■ **RECORDS TO USE**:
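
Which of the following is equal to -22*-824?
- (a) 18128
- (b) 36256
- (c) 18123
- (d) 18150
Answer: a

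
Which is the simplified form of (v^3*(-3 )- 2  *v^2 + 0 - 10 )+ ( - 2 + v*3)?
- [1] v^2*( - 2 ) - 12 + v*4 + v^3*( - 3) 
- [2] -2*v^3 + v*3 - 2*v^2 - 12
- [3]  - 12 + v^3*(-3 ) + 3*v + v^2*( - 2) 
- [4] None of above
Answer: 3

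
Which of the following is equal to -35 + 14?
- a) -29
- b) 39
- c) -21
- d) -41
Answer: c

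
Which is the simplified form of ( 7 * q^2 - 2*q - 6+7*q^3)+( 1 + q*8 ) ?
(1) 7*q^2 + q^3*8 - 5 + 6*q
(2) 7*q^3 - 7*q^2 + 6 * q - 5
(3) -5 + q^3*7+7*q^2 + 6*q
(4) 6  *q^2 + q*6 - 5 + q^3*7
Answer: 3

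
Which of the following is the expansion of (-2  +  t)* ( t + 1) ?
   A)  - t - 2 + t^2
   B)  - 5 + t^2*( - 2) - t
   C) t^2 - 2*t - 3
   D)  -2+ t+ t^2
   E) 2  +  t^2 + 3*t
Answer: A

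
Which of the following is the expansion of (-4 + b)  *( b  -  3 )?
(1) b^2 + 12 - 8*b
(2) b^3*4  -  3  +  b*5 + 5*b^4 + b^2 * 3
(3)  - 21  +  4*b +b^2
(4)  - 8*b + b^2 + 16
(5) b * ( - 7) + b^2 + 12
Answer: 5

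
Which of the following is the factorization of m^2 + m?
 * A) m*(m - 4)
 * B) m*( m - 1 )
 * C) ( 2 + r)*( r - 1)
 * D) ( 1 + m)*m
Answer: D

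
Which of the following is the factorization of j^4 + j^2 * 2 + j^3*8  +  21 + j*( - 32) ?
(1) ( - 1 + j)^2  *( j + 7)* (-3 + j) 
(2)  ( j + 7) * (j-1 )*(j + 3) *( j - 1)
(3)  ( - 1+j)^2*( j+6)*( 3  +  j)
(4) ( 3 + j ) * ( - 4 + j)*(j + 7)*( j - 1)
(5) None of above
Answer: 2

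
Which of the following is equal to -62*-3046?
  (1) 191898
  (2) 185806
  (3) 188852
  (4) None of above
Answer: 3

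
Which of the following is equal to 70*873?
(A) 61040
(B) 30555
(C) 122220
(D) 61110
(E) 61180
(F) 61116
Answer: D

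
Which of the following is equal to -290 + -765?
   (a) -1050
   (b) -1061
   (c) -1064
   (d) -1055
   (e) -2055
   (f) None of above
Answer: d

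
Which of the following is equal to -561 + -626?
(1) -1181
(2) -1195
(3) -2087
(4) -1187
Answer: 4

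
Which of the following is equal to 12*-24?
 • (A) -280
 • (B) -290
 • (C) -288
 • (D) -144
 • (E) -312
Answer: C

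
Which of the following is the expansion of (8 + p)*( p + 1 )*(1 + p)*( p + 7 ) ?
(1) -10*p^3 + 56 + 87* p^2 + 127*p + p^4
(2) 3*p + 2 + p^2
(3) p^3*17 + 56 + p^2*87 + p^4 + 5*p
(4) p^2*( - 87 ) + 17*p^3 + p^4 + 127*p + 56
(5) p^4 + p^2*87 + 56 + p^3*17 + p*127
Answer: 5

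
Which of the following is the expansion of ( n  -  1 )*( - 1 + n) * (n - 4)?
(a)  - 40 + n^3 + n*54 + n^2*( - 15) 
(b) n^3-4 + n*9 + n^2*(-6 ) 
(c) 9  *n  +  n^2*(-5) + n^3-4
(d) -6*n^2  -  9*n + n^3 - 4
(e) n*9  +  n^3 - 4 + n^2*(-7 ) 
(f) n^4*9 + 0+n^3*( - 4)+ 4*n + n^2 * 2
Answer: b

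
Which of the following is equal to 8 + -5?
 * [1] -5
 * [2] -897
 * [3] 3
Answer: 3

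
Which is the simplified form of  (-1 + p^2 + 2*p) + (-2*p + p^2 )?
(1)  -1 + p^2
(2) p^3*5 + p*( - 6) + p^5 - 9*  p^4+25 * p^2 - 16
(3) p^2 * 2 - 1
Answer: 3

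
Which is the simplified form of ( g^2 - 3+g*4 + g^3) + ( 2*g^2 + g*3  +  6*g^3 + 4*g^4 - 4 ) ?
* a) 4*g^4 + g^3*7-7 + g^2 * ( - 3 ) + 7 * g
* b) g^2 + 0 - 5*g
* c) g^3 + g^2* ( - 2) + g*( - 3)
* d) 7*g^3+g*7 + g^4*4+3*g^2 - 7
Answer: d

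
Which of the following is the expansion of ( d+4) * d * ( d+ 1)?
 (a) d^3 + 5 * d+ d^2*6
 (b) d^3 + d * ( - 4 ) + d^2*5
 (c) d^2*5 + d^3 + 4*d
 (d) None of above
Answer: c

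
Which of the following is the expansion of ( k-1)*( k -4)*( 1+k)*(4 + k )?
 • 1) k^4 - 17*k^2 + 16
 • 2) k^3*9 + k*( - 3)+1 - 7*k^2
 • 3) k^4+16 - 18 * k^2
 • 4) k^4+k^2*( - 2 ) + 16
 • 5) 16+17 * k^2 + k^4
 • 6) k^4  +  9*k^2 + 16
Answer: 1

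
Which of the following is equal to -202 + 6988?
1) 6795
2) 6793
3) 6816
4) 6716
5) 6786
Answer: 5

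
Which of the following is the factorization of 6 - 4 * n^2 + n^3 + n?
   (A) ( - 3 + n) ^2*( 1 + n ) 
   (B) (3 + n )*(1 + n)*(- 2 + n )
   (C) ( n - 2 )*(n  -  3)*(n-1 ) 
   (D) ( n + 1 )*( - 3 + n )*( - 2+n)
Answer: D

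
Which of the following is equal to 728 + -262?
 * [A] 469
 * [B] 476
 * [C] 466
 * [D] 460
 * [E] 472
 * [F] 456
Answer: C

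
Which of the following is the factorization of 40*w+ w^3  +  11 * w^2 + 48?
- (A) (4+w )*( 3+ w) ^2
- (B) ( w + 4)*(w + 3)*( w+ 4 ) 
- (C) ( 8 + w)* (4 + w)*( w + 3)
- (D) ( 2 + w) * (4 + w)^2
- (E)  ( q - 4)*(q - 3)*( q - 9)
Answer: B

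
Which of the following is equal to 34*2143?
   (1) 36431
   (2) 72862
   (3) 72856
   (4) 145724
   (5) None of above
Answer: 2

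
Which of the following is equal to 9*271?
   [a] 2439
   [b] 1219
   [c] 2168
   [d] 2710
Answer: a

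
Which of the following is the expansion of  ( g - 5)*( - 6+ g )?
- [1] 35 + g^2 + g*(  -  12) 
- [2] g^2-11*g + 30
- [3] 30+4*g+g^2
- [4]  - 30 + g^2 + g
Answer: 2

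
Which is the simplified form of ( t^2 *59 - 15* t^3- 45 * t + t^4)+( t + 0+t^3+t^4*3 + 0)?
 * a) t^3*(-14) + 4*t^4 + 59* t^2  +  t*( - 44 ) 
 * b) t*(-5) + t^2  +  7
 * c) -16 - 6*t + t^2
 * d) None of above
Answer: a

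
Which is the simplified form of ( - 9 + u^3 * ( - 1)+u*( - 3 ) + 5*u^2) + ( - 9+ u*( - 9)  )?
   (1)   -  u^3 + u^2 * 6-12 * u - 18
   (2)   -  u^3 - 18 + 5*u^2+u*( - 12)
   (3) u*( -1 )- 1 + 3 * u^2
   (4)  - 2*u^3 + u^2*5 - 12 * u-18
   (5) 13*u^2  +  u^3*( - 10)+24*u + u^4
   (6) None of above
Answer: 2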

■ **WORK ORDER**:
Include in the answer nothing but an exact repetition of the lines from the one with "- 12 * u-18" through the end of the material.

■ **EXERCISE ANSWER**:
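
   (4)  - 2*u^3 + u^2*5 - 12 * u-18
   (5) 13*u^2  +  u^3*( - 10)+24*u + u^4
   (6) None of above
Answer: 2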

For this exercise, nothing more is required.